(Data items)
|---|

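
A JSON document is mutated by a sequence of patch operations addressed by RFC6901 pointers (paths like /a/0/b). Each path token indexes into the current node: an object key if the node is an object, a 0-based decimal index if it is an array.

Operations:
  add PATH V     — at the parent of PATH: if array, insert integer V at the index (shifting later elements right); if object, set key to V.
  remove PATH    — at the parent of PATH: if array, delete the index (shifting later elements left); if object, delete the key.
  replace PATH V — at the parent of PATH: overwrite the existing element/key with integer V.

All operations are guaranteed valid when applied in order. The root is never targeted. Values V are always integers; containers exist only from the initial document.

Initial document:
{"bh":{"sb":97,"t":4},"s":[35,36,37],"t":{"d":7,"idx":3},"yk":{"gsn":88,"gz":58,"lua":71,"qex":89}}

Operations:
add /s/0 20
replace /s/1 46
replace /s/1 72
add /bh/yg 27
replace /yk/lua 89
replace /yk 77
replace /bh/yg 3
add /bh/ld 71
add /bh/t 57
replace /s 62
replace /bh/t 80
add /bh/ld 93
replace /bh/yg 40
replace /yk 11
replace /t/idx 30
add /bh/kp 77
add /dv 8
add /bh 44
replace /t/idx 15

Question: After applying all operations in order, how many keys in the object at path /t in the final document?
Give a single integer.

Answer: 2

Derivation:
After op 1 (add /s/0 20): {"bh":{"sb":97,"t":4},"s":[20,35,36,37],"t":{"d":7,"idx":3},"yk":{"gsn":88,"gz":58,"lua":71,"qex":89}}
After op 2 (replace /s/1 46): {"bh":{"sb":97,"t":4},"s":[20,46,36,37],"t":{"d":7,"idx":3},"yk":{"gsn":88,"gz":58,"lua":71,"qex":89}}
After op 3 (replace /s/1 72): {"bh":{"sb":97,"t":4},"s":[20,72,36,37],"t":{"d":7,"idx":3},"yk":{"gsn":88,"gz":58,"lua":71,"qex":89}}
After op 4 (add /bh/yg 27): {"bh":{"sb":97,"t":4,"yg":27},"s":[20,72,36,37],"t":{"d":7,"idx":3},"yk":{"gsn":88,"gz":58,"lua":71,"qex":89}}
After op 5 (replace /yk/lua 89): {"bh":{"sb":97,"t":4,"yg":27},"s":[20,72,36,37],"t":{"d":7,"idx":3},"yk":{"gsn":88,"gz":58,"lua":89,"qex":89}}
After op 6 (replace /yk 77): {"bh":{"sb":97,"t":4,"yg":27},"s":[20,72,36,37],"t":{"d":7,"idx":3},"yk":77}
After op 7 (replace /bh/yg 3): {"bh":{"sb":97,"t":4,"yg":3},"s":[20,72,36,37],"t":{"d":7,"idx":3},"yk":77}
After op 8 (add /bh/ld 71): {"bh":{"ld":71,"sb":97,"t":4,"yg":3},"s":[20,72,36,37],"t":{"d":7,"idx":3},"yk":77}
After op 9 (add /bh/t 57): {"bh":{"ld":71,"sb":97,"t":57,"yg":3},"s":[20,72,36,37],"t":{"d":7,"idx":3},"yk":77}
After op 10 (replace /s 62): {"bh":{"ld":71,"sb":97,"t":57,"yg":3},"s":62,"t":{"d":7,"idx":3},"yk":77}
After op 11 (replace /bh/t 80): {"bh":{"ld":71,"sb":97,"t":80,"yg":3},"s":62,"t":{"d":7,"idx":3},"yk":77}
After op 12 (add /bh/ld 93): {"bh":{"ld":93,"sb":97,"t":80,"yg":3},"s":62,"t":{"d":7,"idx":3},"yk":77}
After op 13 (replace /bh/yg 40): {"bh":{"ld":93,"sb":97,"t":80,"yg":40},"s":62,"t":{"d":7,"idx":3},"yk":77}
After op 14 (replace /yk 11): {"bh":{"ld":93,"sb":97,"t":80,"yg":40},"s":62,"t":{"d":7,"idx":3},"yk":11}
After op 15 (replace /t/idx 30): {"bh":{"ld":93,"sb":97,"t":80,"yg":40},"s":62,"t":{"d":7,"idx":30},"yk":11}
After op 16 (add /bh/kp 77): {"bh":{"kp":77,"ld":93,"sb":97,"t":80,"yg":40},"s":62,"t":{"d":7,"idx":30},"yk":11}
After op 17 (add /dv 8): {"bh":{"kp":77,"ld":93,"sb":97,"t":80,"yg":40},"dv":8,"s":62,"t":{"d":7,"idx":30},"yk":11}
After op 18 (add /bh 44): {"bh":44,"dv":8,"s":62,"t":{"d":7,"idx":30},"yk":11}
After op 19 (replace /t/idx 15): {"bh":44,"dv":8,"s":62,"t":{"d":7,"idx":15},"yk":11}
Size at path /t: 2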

|---|

Output all of the data again, exactly.

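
A JSON document is mutated by a sequence of patch operations addressed by RFC6901 pointers (paths like /a/0/b). Each path token indexes into the current node: an object key if the node is an object, a 0-based decimal index if it is an array.

Operations:
  add PATH V     — at the parent of PATH: if array, insert integer V at the index (shifting later elements right); if object, set key to V.
  remove PATH    — at the parent of PATH: if array, delete the index (shifting later elements left); if object, delete the key.
  replace PATH V — at the parent of PATH: overwrite the existing element/key with integer V.

All operations are guaranteed valid when applied in order. The root is never targeted. Values V are always integers; containers exist only from the initial document.

Initial document:
{"bh":{"sb":97,"t":4},"s":[35,36,37],"t":{"d":7,"idx":3},"yk":{"gsn":88,"gz":58,"lua":71,"qex":89}}

Operations:
add /s/0 20
replace /s/1 46
replace /s/1 72
add /bh/yg 27
replace /yk/lua 89
replace /yk 77
replace /bh/yg 3
add /bh/ld 71
add /bh/t 57
replace /s 62
replace /bh/t 80
add /bh/ld 93
replace /bh/yg 40
replace /yk 11
replace /t/idx 30
add /bh/kp 77
add /dv 8
add /bh 44
replace /t/idx 15

Question: After applying all operations in order, how many keys in the object at path /t in the final document?
Give a single integer.

Answer: 2

Derivation:
After op 1 (add /s/0 20): {"bh":{"sb":97,"t":4},"s":[20,35,36,37],"t":{"d":7,"idx":3},"yk":{"gsn":88,"gz":58,"lua":71,"qex":89}}
After op 2 (replace /s/1 46): {"bh":{"sb":97,"t":4},"s":[20,46,36,37],"t":{"d":7,"idx":3},"yk":{"gsn":88,"gz":58,"lua":71,"qex":89}}
After op 3 (replace /s/1 72): {"bh":{"sb":97,"t":4},"s":[20,72,36,37],"t":{"d":7,"idx":3},"yk":{"gsn":88,"gz":58,"lua":71,"qex":89}}
After op 4 (add /bh/yg 27): {"bh":{"sb":97,"t":4,"yg":27},"s":[20,72,36,37],"t":{"d":7,"idx":3},"yk":{"gsn":88,"gz":58,"lua":71,"qex":89}}
After op 5 (replace /yk/lua 89): {"bh":{"sb":97,"t":4,"yg":27},"s":[20,72,36,37],"t":{"d":7,"idx":3},"yk":{"gsn":88,"gz":58,"lua":89,"qex":89}}
After op 6 (replace /yk 77): {"bh":{"sb":97,"t":4,"yg":27},"s":[20,72,36,37],"t":{"d":7,"idx":3},"yk":77}
After op 7 (replace /bh/yg 3): {"bh":{"sb":97,"t":4,"yg":3},"s":[20,72,36,37],"t":{"d":7,"idx":3},"yk":77}
After op 8 (add /bh/ld 71): {"bh":{"ld":71,"sb":97,"t":4,"yg":3},"s":[20,72,36,37],"t":{"d":7,"idx":3},"yk":77}
After op 9 (add /bh/t 57): {"bh":{"ld":71,"sb":97,"t":57,"yg":3},"s":[20,72,36,37],"t":{"d":7,"idx":3},"yk":77}
After op 10 (replace /s 62): {"bh":{"ld":71,"sb":97,"t":57,"yg":3},"s":62,"t":{"d":7,"idx":3},"yk":77}
After op 11 (replace /bh/t 80): {"bh":{"ld":71,"sb":97,"t":80,"yg":3},"s":62,"t":{"d":7,"idx":3},"yk":77}
After op 12 (add /bh/ld 93): {"bh":{"ld":93,"sb":97,"t":80,"yg":3},"s":62,"t":{"d":7,"idx":3},"yk":77}
After op 13 (replace /bh/yg 40): {"bh":{"ld":93,"sb":97,"t":80,"yg":40},"s":62,"t":{"d":7,"idx":3},"yk":77}
After op 14 (replace /yk 11): {"bh":{"ld":93,"sb":97,"t":80,"yg":40},"s":62,"t":{"d":7,"idx":3},"yk":11}
After op 15 (replace /t/idx 30): {"bh":{"ld":93,"sb":97,"t":80,"yg":40},"s":62,"t":{"d":7,"idx":30},"yk":11}
After op 16 (add /bh/kp 77): {"bh":{"kp":77,"ld":93,"sb":97,"t":80,"yg":40},"s":62,"t":{"d":7,"idx":30},"yk":11}
After op 17 (add /dv 8): {"bh":{"kp":77,"ld":93,"sb":97,"t":80,"yg":40},"dv":8,"s":62,"t":{"d":7,"idx":30},"yk":11}
After op 18 (add /bh 44): {"bh":44,"dv":8,"s":62,"t":{"d":7,"idx":30},"yk":11}
After op 19 (replace /t/idx 15): {"bh":44,"dv":8,"s":62,"t":{"d":7,"idx":15},"yk":11}
Size at path /t: 2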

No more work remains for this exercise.